What you will do — Pull out all lines from the listing below in which the word "survey" appears.

◆ ◆ ◆ ◆ ◆ ◆ ◆

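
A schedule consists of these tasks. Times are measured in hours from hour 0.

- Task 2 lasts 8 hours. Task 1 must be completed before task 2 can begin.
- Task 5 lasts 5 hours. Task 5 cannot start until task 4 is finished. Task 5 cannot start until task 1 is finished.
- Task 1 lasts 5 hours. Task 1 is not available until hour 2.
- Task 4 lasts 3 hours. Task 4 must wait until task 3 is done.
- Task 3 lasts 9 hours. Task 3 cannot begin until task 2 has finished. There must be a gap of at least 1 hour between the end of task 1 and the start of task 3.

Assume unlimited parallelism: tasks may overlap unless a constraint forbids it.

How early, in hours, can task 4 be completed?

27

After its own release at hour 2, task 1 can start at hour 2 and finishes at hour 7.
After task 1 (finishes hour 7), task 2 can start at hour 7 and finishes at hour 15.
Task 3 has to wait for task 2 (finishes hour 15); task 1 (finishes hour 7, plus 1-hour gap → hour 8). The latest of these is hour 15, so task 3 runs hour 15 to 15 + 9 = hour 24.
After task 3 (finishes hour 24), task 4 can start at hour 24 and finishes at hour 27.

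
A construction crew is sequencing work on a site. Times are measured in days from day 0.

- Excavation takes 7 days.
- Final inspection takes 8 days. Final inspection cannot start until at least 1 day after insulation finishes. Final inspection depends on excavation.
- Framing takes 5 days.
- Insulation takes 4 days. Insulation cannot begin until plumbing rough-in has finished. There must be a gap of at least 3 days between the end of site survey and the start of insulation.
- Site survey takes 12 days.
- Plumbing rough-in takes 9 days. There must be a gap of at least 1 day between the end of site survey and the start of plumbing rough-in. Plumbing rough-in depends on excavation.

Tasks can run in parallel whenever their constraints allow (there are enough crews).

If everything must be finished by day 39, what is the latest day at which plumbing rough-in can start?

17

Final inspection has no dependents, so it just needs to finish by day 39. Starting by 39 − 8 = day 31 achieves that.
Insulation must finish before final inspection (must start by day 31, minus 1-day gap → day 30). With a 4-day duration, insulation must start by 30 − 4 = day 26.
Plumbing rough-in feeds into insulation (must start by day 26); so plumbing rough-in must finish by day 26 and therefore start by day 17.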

◆ ◆ ◆ ◆ ◆ ◆ ◆

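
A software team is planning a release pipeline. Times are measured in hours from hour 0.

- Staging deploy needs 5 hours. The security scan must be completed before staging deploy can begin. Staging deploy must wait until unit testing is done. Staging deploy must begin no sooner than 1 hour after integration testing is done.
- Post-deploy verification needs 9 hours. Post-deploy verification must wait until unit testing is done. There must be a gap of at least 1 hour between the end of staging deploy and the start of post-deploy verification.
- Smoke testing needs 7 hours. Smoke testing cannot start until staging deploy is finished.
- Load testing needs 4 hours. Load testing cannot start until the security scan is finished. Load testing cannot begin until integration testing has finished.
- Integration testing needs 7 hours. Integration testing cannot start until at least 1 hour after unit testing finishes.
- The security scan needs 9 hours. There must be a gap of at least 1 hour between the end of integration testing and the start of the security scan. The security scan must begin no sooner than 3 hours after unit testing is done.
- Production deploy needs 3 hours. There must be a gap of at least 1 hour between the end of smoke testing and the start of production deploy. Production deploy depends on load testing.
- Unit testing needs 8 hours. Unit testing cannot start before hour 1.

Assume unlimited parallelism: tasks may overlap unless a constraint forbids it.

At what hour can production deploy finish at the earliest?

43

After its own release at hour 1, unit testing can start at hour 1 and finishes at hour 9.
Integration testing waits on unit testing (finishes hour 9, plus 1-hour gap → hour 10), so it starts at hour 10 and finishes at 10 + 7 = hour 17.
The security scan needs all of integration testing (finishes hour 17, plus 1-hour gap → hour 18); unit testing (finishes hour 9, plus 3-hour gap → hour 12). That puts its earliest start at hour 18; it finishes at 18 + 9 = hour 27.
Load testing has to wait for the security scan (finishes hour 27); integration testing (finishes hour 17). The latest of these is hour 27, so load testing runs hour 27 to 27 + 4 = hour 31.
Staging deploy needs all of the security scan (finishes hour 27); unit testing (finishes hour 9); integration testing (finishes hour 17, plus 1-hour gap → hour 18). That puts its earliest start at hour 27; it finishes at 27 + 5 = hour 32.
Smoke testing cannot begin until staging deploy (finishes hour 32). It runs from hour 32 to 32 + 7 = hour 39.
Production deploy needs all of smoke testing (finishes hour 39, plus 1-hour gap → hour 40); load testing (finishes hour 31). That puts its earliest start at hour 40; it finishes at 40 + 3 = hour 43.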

◆ ◆ ◆ ◆ ◆ ◆ ◆

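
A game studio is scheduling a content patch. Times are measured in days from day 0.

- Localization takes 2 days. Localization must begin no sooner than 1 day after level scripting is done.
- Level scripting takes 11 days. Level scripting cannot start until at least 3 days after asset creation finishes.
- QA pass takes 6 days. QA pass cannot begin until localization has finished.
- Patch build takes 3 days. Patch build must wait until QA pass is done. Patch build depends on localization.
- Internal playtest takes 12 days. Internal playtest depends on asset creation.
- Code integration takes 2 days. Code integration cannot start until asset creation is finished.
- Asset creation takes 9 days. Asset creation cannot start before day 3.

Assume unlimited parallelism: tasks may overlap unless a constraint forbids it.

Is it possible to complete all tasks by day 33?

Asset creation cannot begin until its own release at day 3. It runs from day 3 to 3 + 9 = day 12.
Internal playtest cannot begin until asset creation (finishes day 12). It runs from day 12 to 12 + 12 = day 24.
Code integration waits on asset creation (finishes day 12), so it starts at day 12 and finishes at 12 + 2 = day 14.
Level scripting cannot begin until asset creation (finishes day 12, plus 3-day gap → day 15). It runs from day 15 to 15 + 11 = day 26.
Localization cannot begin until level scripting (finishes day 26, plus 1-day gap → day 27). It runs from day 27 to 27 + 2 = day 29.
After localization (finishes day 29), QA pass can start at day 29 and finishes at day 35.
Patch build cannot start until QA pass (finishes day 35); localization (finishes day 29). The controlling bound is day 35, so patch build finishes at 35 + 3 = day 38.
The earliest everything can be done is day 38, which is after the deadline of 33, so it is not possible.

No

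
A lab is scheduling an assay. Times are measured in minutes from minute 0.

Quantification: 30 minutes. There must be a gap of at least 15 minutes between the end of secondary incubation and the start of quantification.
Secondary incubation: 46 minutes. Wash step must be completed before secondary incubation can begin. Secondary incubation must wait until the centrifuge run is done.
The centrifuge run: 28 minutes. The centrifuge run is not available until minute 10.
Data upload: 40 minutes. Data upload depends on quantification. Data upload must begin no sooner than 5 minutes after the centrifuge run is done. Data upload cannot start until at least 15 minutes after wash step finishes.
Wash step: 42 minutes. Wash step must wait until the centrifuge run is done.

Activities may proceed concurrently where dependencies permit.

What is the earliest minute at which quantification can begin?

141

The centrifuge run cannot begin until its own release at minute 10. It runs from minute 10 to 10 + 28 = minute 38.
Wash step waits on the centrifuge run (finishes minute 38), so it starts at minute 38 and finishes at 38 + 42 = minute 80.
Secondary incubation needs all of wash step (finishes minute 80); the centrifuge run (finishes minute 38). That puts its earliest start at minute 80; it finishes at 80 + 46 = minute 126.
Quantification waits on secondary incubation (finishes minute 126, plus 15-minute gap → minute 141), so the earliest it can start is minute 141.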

◆ ◆ ◆ ◆ ◆ ◆ ◆

Result below —
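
- Insulation takes 4 days. Insulation cannot begin until plumbing rough-in has finished. There must be a gap of at least 3 days between the end of site survey and the start of insulation.
- Site survey takes 12 days.
- Plumbing rough-in takes 9 days. There must be a gap of at least 1 day between the end of site survey and the start of plumbing rough-in. Plumbing rough-in depends on excavation.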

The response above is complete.